[Dataset entries]
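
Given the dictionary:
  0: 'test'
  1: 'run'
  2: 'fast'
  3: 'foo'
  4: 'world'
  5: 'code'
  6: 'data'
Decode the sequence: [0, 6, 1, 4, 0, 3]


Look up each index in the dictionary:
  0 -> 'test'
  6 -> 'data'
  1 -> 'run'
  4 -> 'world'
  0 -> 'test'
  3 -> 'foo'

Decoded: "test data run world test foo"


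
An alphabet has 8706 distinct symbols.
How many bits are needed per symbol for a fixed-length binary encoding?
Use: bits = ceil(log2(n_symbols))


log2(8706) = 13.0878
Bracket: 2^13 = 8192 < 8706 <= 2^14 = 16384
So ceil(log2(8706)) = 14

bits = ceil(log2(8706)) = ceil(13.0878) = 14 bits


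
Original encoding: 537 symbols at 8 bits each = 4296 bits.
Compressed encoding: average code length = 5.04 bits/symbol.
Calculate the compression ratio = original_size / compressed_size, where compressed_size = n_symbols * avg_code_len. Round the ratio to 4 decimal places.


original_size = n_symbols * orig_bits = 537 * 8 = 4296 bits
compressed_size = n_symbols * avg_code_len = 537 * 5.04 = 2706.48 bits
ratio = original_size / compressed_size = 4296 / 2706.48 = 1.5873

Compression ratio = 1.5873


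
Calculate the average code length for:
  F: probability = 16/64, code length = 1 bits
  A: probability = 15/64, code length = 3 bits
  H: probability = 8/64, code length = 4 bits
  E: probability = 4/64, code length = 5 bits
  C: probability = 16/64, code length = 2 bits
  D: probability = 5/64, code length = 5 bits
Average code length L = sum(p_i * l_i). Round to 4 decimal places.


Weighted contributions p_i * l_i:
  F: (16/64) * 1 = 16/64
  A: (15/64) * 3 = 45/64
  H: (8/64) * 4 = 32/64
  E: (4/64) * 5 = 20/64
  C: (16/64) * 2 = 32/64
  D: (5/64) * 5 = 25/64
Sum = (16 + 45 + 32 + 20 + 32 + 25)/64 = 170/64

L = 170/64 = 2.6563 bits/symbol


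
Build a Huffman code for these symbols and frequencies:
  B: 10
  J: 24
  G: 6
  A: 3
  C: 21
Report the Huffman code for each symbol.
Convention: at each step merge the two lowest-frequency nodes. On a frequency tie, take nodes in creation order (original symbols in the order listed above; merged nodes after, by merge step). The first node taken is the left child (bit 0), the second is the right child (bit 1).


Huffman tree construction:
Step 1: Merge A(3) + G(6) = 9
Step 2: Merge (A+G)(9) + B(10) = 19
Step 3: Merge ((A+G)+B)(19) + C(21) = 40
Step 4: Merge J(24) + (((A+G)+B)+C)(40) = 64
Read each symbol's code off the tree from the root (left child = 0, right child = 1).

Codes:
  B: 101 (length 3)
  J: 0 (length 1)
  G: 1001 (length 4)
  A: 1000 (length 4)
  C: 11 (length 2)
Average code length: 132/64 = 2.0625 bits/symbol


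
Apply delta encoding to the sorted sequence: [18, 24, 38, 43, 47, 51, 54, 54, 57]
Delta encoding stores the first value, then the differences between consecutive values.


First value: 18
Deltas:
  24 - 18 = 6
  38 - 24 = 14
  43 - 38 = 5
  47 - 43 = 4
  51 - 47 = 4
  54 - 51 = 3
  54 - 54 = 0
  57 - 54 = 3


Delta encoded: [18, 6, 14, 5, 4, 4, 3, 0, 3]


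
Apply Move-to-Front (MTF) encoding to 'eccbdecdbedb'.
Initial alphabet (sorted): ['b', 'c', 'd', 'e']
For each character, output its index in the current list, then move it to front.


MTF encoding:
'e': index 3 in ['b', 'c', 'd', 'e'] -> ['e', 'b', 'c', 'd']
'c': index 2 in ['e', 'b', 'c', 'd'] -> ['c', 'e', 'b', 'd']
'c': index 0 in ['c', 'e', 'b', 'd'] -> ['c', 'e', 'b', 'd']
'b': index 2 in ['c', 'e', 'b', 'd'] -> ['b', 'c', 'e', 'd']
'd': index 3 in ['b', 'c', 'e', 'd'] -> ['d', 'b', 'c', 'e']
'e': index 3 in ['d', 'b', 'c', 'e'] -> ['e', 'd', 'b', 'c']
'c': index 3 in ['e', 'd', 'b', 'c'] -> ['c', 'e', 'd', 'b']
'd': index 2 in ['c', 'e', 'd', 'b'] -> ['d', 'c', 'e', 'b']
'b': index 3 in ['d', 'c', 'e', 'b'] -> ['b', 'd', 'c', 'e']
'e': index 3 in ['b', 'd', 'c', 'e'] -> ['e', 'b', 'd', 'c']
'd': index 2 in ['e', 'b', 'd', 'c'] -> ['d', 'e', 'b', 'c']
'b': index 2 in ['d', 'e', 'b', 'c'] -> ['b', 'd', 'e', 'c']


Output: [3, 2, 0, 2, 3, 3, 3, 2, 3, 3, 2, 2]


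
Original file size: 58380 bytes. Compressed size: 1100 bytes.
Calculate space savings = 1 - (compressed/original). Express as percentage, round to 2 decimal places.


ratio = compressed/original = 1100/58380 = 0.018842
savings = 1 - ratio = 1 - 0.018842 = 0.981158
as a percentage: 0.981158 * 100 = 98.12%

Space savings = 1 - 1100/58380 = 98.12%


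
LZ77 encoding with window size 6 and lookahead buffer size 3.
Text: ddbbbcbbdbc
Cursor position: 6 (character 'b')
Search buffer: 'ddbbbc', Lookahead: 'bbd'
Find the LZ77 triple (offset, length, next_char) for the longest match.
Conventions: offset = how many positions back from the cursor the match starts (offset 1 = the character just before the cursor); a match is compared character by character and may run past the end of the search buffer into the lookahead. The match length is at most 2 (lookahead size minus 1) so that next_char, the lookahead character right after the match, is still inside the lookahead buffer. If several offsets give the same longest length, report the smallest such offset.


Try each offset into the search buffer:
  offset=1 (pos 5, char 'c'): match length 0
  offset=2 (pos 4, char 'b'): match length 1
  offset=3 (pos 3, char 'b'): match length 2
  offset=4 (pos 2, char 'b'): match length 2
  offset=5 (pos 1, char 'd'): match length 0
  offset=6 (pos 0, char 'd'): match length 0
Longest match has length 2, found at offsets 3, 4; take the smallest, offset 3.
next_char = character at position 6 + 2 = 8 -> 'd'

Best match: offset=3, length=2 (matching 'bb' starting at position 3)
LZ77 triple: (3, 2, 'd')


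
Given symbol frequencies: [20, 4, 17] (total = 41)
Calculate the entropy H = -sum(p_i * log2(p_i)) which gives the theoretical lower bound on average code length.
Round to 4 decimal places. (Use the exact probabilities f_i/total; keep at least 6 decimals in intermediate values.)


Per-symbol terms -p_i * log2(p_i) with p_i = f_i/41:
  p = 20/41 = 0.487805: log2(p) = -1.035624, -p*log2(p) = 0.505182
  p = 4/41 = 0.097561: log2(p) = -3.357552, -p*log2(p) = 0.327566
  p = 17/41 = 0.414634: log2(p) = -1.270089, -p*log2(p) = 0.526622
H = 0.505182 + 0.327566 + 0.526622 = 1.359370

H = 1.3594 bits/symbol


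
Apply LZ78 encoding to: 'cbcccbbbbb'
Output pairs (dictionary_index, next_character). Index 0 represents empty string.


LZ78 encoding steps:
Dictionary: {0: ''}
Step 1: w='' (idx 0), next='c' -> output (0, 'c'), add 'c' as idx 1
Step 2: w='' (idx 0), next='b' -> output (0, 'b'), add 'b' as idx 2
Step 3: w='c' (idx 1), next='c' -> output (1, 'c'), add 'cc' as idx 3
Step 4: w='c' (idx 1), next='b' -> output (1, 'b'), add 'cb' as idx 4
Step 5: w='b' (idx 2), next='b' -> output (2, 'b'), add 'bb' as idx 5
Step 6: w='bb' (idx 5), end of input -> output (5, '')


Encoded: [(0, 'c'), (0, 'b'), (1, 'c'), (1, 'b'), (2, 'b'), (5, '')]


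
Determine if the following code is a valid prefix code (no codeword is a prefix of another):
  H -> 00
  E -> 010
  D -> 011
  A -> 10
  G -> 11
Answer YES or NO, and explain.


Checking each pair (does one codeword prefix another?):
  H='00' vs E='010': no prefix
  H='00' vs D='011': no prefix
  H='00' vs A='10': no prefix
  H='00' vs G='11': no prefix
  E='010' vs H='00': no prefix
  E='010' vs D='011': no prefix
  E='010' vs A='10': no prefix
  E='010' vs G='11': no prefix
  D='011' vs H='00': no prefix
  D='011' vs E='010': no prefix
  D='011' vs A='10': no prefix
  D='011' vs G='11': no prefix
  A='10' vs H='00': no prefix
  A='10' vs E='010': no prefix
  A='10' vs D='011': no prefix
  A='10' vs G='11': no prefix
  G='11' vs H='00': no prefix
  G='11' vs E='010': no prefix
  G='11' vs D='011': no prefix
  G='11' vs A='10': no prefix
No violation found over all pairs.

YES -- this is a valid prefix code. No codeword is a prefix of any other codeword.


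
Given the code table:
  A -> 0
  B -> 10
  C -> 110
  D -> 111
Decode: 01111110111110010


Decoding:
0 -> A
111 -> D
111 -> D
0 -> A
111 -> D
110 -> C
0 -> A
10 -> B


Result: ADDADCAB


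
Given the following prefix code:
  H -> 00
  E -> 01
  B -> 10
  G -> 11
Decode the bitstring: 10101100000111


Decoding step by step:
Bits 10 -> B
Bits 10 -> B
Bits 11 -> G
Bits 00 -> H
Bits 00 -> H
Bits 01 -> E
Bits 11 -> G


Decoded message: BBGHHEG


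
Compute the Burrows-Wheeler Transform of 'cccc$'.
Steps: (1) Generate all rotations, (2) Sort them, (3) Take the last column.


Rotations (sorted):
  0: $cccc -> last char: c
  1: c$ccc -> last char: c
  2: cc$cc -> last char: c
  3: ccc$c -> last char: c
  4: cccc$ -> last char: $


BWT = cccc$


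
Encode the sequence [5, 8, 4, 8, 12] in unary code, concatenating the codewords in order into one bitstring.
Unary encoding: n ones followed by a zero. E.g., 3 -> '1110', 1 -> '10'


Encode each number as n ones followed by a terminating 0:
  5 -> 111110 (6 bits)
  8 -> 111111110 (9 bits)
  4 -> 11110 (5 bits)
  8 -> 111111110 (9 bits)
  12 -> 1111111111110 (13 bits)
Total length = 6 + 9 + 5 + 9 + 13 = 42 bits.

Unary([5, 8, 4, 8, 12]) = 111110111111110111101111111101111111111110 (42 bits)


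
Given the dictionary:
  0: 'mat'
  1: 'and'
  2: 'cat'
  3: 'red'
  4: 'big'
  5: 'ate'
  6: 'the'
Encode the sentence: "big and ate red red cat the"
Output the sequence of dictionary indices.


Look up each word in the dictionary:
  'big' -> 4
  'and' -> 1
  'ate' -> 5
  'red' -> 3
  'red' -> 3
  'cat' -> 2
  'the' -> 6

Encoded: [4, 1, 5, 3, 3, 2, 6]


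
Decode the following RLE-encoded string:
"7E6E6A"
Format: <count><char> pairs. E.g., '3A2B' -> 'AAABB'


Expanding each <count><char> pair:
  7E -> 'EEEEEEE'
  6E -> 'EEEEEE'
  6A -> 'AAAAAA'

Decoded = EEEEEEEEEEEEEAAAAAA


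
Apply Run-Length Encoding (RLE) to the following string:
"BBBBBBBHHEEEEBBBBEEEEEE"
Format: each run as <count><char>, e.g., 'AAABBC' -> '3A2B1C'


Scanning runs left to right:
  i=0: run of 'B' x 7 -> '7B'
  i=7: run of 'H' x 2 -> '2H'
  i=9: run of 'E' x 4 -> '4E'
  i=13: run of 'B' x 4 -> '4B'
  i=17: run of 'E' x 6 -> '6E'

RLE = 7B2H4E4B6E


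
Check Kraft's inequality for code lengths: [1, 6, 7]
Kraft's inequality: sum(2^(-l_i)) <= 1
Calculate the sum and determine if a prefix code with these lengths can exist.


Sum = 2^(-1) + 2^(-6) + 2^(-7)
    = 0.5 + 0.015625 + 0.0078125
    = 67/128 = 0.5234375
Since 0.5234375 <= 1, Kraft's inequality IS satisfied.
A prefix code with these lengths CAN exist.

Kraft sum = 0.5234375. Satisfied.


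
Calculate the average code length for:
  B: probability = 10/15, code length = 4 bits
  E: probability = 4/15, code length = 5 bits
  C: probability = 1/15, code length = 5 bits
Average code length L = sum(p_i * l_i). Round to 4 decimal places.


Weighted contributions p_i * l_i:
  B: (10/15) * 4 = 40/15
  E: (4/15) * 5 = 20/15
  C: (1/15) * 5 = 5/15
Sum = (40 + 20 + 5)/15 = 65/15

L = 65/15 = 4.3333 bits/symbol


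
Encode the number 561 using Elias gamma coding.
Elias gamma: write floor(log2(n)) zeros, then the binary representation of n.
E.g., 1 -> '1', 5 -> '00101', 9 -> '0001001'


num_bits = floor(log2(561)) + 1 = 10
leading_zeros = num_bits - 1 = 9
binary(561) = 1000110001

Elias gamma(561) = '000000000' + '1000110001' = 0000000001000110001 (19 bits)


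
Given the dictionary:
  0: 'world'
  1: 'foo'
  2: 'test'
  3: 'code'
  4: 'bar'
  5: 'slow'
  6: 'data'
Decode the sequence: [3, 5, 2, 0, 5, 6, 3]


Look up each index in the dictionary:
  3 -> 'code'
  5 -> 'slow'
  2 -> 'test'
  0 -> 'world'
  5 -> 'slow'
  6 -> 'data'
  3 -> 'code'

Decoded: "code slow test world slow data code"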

### [WHAT IS BEING ASKED]
When the string "following" appears in a line of the records above, that line is to be copied.

### [COMPLETED EXERCISE]
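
Determine if the following code is a valid prefix code (no codeword is a prefix of another):
Given the following prefix code:
Decode the following RLE-encoded string:
Apply Run-Length Encoding (RLE) to the following string: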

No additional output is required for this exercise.